:: RECORD EXCERPTS ::
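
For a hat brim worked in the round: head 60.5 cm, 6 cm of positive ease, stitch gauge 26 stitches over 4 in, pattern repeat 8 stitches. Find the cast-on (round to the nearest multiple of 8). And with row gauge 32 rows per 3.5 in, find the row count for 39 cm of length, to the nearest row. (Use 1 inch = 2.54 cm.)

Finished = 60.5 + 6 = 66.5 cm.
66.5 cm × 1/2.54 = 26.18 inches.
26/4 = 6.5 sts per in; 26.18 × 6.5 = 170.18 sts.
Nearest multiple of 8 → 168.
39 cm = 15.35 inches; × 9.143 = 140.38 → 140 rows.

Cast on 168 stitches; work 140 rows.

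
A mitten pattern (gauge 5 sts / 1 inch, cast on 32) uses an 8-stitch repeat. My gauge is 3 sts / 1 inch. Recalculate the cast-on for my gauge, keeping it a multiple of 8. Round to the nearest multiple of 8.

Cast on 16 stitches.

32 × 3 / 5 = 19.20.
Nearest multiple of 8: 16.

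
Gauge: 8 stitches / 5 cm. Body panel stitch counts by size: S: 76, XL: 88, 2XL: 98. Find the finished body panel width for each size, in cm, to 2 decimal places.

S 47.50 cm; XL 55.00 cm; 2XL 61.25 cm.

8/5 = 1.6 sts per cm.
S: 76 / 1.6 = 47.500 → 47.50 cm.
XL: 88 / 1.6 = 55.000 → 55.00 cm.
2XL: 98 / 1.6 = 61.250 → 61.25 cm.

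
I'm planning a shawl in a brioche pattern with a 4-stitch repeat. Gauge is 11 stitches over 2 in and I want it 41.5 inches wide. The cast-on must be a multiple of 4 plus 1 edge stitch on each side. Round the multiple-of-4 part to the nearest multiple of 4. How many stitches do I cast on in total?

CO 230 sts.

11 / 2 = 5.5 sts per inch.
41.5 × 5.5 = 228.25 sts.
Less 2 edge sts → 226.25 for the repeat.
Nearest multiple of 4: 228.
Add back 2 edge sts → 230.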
---
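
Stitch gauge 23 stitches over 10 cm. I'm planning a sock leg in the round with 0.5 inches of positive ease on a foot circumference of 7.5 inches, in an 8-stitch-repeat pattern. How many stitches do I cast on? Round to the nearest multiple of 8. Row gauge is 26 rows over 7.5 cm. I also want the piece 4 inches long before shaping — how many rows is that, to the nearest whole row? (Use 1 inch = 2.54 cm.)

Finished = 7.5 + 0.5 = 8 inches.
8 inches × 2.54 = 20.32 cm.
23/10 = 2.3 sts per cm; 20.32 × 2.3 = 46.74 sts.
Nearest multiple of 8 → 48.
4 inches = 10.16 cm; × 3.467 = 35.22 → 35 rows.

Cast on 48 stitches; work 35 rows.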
==
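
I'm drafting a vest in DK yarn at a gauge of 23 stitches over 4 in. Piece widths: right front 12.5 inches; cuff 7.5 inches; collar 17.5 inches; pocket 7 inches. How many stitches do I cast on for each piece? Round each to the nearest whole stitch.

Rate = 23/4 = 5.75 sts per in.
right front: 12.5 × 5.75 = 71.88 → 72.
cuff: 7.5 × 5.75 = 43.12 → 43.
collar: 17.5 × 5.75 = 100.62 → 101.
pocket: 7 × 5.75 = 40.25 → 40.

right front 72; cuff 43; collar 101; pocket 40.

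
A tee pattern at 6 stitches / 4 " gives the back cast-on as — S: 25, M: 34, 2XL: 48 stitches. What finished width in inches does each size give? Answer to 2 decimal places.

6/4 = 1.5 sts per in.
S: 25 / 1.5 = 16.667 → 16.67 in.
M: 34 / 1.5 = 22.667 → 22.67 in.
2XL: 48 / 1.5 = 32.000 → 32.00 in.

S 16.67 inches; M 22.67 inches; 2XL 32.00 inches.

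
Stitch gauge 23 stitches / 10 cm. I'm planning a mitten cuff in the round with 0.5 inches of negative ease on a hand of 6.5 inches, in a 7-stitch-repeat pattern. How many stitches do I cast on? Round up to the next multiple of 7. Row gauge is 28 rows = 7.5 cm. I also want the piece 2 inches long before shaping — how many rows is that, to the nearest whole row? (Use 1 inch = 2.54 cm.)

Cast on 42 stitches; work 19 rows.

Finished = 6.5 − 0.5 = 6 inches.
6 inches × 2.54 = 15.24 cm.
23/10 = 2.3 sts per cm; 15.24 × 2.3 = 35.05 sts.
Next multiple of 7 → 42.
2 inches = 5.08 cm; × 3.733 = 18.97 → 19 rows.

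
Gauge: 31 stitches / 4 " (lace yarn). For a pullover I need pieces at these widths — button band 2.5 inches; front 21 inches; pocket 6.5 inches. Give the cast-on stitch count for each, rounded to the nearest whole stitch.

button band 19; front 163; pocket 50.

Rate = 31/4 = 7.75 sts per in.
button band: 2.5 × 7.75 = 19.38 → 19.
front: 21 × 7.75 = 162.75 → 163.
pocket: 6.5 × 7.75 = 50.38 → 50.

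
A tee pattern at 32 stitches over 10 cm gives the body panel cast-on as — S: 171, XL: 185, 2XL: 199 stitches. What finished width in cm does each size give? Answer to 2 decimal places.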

:: WHAT YOU NEED TO DO ::
With the line that has "Gauge: 31 stitches" as the first and the line that has "A tee pattern at 32" as the last, repeat exactly that run of lines above and no more.

:: YOUR SOLUTION ::
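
Gauge: 31 stitches / 4 " (lace yarn). For a pullover I need pieces at these widths — button band 2.5 inches; front 21 inches; pocket 6.5 inches. Give the cast-on stitch count for each, rounded to the nearest whole stitch.

button band 19; front 163; pocket 50.

Rate = 31/4 = 7.75 sts per in.
button band: 2.5 × 7.75 = 19.38 → 19.
front: 21 × 7.75 = 162.75 → 163.
pocket: 6.5 × 7.75 = 50.38 → 50.

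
A tee pattern at 32 stitches over 10 cm gives the body panel cast-on as — S: 171, XL: 185, 2XL: 199 stitches. What finished width in cm does each size give? Answer to 2 decimal places.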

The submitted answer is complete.